Brief :: Below are records; state how many of their lines hold the word "least", and give only the figure.

Data provided below:

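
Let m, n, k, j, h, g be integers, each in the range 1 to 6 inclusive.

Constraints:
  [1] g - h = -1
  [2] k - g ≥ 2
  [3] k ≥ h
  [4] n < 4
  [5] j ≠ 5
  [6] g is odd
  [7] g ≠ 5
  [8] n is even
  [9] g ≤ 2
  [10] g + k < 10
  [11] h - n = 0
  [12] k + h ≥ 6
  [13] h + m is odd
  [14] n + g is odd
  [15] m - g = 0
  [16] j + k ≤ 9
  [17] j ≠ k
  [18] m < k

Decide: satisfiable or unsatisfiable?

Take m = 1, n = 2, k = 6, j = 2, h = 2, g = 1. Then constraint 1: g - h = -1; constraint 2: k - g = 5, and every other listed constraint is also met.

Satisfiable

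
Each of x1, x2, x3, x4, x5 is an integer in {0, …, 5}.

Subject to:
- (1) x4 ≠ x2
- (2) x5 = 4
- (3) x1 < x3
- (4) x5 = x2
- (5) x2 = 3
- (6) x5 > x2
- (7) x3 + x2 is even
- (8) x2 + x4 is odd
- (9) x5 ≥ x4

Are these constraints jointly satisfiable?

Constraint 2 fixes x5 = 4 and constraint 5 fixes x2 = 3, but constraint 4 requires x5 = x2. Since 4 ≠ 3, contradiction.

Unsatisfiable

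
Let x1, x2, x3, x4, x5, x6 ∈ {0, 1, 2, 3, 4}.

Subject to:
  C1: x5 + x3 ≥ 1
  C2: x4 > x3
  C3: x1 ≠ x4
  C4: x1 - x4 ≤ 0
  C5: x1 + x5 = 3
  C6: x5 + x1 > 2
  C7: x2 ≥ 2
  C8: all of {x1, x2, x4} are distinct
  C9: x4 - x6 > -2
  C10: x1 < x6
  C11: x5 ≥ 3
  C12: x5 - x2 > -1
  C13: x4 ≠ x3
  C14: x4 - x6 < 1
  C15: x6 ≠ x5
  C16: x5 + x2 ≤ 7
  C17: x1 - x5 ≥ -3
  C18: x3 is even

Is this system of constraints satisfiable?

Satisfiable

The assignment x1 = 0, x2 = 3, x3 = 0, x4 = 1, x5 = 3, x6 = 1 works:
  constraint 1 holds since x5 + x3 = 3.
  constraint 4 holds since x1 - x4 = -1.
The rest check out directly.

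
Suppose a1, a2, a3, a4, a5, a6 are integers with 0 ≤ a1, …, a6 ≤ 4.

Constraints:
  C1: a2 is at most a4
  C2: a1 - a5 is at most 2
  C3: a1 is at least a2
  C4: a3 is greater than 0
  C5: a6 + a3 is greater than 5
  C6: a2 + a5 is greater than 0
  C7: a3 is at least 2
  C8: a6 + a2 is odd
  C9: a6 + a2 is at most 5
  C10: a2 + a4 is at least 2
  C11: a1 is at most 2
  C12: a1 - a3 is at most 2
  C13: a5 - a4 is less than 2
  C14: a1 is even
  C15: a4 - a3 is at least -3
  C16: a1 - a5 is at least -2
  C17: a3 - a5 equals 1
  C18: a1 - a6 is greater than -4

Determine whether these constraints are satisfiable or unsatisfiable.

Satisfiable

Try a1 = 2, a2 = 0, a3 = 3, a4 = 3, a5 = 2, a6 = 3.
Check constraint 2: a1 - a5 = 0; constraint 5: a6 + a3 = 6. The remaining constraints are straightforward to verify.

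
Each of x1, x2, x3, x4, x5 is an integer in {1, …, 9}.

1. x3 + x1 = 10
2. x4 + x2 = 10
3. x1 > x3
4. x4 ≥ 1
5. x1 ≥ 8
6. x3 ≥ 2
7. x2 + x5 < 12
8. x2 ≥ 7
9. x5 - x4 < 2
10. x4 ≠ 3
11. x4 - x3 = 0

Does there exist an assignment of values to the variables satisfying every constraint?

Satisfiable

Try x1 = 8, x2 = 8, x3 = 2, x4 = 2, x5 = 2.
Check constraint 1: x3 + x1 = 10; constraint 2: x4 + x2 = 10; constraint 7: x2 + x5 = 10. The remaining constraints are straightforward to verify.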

End of Data provided.
Data provided below:

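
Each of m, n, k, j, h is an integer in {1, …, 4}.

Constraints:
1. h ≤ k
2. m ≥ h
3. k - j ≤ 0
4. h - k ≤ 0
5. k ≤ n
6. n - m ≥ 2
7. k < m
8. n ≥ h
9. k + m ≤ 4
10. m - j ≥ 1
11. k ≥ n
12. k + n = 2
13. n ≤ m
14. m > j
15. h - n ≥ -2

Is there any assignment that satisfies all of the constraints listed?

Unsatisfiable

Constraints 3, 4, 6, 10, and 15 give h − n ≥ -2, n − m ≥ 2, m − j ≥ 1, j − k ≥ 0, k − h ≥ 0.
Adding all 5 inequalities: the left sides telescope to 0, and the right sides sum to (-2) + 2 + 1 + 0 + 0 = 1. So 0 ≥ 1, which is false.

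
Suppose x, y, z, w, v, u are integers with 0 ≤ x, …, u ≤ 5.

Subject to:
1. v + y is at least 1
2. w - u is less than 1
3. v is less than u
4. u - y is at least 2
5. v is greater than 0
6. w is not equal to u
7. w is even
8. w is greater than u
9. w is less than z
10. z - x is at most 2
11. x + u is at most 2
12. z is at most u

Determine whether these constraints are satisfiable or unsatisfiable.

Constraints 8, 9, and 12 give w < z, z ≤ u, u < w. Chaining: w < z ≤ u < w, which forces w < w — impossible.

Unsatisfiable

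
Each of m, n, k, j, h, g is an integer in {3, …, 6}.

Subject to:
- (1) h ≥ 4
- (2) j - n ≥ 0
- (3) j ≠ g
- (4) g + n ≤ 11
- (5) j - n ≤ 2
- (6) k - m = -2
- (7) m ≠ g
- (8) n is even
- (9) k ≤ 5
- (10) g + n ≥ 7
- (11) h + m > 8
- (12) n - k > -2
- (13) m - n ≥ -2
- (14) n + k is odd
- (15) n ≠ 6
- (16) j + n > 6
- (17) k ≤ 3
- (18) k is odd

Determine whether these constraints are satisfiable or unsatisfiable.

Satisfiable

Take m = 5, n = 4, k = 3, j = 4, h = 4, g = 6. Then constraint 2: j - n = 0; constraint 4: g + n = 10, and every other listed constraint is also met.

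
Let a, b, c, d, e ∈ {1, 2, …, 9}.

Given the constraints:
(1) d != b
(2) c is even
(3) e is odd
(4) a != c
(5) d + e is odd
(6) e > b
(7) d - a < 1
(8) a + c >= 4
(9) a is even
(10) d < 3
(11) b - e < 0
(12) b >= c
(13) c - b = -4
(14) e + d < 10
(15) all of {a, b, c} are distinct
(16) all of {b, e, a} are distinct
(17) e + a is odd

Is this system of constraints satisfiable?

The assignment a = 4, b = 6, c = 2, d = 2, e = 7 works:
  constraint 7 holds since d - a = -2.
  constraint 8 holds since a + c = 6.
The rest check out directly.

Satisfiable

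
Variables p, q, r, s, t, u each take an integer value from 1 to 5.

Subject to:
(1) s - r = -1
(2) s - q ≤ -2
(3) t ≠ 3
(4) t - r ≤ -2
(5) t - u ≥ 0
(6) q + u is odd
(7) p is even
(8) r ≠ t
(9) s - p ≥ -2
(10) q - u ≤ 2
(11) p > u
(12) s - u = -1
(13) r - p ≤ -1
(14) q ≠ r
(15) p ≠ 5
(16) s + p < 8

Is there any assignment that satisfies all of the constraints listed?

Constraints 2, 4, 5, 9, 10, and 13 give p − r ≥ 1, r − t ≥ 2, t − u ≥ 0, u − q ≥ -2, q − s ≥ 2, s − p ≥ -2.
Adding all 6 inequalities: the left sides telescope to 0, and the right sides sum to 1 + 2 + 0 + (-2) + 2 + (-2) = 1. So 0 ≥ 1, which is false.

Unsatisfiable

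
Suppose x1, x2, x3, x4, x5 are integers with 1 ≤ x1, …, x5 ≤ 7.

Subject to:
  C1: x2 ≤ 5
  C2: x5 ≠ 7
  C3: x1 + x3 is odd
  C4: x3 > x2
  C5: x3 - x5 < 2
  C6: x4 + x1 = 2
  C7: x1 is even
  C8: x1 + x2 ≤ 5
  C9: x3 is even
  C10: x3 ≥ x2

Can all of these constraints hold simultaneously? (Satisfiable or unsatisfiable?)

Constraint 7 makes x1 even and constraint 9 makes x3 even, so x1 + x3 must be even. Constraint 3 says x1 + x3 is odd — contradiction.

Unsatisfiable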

End of Data provided.

Response to the exercise :: 7